What to work on ::
The number needed is how many lines of the data hold the string "Derivative". Give that number and nothing more.

Input data ::
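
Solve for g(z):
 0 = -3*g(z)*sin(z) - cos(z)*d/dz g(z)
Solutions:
 g(z) = C1*cos(z)^3


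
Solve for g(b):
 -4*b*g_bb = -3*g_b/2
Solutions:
 g(b) = C1 + C2*b^(11/8)


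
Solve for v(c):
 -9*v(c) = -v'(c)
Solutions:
 v(c) = C1*exp(9*c)


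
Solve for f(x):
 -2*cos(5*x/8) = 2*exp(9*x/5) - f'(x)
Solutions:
 f(x) = C1 + 10*exp(9*x/5)/9 + 16*sin(5*x/8)/5


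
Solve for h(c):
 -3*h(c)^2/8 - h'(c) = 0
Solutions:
 h(c) = 8/(C1 + 3*c)


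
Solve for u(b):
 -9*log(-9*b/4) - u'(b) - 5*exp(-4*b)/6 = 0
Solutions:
 u(b) = C1 - 9*b*log(-b) + 9*b*(-2*log(3) + 1 + 2*log(2)) + 5*exp(-4*b)/24


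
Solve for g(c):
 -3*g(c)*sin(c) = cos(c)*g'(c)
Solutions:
 g(c) = C1*cos(c)^3


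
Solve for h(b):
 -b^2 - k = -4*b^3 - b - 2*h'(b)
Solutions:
 h(b) = C1 - b^4/2 + b^3/6 - b^2/4 + b*k/2


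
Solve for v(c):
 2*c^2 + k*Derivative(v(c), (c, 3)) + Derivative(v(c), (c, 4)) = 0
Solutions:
 v(c) = C1 + C2*c + C3*c^2 + C4*exp(-c*k) - c^5/(30*k) + c^4/(6*k^2) - 2*c^3/(3*k^3)


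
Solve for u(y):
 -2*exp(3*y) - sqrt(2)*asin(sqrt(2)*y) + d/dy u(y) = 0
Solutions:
 u(y) = C1 + sqrt(2)*(y*asin(sqrt(2)*y) + sqrt(2)*sqrt(1 - 2*y^2)/2) + 2*exp(3*y)/3


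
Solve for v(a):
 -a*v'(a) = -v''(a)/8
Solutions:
 v(a) = C1 + C2*erfi(2*a)


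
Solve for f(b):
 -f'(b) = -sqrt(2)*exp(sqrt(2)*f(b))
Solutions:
 f(b) = sqrt(2)*(2*log(-1/(C1 + sqrt(2)*b)) - log(2))/4


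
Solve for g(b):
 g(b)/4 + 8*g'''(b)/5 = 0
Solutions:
 g(b) = C3*exp(-10^(1/3)*b/4) + (C1*sin(10^(1/3)*sqrt(3)*b/8) + C2*cos(10^(1/3)*sqrt(3)*b/8))*exp(10^(1/3)*b/8)


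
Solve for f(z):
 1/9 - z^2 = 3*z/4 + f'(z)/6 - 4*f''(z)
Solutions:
 f(z) = C1 + C2*exp(z/24) - 2*z^3 - 585*z^2/4 - 21058*z/3


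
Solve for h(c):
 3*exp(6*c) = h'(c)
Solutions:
 h(c) = C1 + exp(6*c)/2


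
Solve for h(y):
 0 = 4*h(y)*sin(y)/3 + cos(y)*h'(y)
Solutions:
 h(y) = C1*cos(y)^(4/3)


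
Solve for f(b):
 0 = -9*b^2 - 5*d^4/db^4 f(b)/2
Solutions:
 f(b) = C1 + C2*b + C3*b^2 + C4*b^3 - b^6/100


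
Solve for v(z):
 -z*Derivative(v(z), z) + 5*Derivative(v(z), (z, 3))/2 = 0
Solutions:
 v(z) = C1 + Integral(C2*airyai(2^(1/3)*5^(2/3)*z/5) + C3*airybi(2^(1/3)*5^(2/3)*z/5), z)


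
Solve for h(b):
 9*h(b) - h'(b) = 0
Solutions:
 h(b) = C1*exp(9*b)


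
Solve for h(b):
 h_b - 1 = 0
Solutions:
 h(b) = C1 + b


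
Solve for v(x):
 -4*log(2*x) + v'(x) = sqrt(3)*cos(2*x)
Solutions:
 v(x) = C1 + 4*x*log(x) - 4*x + 4*x*log(2) + sqrt(3)*sin(2*x)/2


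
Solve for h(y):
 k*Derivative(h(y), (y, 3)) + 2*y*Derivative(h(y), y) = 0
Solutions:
 h(y) = C1 + Integral(C2*airyai(2^(1/3)*y*(-1/k)^(1/3)) + C3*airybi(2^(1/3)*y*(-1/k)^(1/3)), y)


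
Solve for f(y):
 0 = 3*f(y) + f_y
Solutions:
 f(y) = C1*exp(-3*y)


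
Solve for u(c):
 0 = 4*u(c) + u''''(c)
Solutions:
 u(c) = (C1*sin(c) + C2*cos(c))*exp(-c) + (C3*sin(c) + C4*cos(c))*exp(c)


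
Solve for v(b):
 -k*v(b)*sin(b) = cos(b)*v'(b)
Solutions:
 v(b) = C1*exp(k*log(cos(b)))


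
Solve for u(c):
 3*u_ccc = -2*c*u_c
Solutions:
 u(c) = C1 + Integral(C2*airyai(-2^(1/3)*3^(2/3)*c/3) + C3*airybi(-2^(1/3)*3^(2/3)*c/3), c)


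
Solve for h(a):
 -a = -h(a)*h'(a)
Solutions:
 h(a) = -sqrt(C1 + a^2)
 h(a) = sqrt(C1 + a^2)


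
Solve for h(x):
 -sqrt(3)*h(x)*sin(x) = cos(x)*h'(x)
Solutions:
 h(x) = C1*cos(x)^(sqrt(3))


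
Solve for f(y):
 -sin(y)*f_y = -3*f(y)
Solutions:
 f(y) = C1*(cos(y) - 1)^(3/2)/(cos(y) + 1)^(3/2)


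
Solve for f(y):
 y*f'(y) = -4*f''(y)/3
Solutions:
 f(y) = C1 + C2*erf(sqrt(6)*y/4)


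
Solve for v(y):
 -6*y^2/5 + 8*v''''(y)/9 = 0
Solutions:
 v(y) = C1 + C2*y + C3*y^2 + C4*y^3 + 3*y^6/800


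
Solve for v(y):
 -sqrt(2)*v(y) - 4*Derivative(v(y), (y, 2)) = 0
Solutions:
 v(y) = C1*sin(2^(1/4)*y/2) + C2*cos(2^(1/4)*y/2)


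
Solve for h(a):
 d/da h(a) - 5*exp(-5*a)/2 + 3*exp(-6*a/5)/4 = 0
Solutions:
 h(a) = C1 - exp(-5*a)/2 + 5*exp(-6*a/5)/8


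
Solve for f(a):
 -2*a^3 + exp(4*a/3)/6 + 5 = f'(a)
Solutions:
 f(a) = C1 - a^4/2 + 5*a + exp(4*a/3)/8


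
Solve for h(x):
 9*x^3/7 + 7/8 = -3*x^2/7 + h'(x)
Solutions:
 h(x) = C1 + 9*x^4/28 + x^3/7 + 7*x/8


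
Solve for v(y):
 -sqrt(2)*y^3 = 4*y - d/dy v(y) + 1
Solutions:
 v(y) = C1 + sqrt(2)*y^4/4 + 2*y^2 + y


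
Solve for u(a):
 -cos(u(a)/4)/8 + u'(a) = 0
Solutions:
 -a/8 - 2*log(sin(u(a)/4) - 1) + 2*log(sin(u(a)/4) + 1) = C1


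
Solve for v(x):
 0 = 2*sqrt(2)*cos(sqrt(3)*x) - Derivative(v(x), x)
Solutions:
 v(x) = C1 + 2*sqrt(6)*sin(sqrt(3)*x)/3


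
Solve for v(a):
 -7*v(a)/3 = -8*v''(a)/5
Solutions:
 v(a) = C1*exp(-sqrt(210)*a/12) + C2*exp(sqrt(210)*a/12)


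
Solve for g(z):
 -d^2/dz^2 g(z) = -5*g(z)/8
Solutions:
 g(z) = C1*exp(-sqrt(10)*z/4) + C2*exp(sqrt(10)*z/4)


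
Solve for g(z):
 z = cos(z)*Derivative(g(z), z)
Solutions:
 g(z) = C1 + Integral(z/cos(z), z)


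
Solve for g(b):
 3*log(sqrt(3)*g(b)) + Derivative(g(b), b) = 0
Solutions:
 2*Integral(1/(2*log(_y) + log(3)), (_y, g(b)))/3 = C1 - b


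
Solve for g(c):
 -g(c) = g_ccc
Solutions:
 g(c) = C3*exp(-c) + (C1*sin(sqrt(3)*c/2) + C2*cos(sqrt(3)*c/2))*exp(c/2)


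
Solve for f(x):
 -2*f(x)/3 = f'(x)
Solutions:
 f(x) = C1*exp(-2*x/3)


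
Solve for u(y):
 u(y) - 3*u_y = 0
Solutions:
 u(y) = C1*exp(y/3)


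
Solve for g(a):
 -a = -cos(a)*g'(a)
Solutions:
 g(a) = C1 + Integral(a/cos(a), a)


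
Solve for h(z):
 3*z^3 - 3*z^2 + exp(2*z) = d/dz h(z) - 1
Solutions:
 h(z) = C1 + 3*z^4/4 - z^3 + z + exp(2*z)/2


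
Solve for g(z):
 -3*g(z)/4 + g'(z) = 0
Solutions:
 g(z) = C1*exp(3*z/4)


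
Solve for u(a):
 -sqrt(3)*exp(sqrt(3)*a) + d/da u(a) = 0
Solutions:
 u(a) = C1 + exp(sqrt(3)*a)


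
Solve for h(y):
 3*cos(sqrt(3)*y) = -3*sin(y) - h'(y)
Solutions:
 h(y) = C1 - sqrt(3)*sin(sqrt(3)*y) + 3*cos(y)


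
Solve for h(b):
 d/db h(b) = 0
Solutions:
 h(b) = C1


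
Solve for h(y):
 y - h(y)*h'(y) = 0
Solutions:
 h(y) = -sqrt(C1 + y^2)
 h(y) = sqrt(C1 + y^2)


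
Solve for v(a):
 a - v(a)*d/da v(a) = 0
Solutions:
 v(a) = -sqrt(C1 + a^2)
 v(a) = sqrt(C1 + a^2)


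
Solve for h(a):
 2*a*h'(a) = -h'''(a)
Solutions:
 h(a) = C1 + Integral(C2*airyai(-2^(1/3)*a) + C3*airybi(-2^(1/3)*a), a)


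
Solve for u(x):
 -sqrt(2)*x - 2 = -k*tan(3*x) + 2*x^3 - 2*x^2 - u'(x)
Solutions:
 u(x) = C1 + k*log(cos(3*x))/3 + x^4/2 - 2*x^3/3 + sqrt(2)*x^2/2 + 2*x


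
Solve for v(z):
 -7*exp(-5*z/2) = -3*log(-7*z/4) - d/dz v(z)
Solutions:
 v(z) = C1 - 3*z*log(-z) + 3*z*(-log(7) + 1 + 2*log(2)) - 14*exp(-5*z/2)/5


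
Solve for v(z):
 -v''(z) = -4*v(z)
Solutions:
 v(z) = C1*exp(-2*z) + C2*exp(2*z)


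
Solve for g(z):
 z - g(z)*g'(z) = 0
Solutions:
 g(z) = -sqrt(C1 + z^2)
 g(z) = sqrt(C1 + z^2)


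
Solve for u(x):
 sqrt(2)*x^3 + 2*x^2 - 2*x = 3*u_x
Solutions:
 u(x) = C1 + sqrt(2)*x^4/12 + 2*x^3/9 - x^2/3


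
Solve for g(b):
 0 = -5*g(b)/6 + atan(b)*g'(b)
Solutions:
 g(b) = C1*exp(5*Integral(1/atan(b), b)/6)


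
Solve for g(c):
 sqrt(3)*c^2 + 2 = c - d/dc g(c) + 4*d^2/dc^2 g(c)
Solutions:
 g(c) = C1 + C2*exp(c/4) - sqrt(3)*c^3/3 - 4*sqrt(3)*c^2 + c^2/2 - 32*sqrt(3)*c + 2*c


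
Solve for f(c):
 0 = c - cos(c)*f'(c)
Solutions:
 f(c) = C1 + Integral(c/cos(c), c)


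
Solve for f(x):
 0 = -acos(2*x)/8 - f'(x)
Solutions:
 f(x) = C1 - x*acos(2*x)/8 + sqrt(1 - 4*x^2)/16


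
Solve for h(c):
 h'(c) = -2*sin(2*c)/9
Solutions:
 h(c) = C1 + cos(2*c)/9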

Answer box ::
7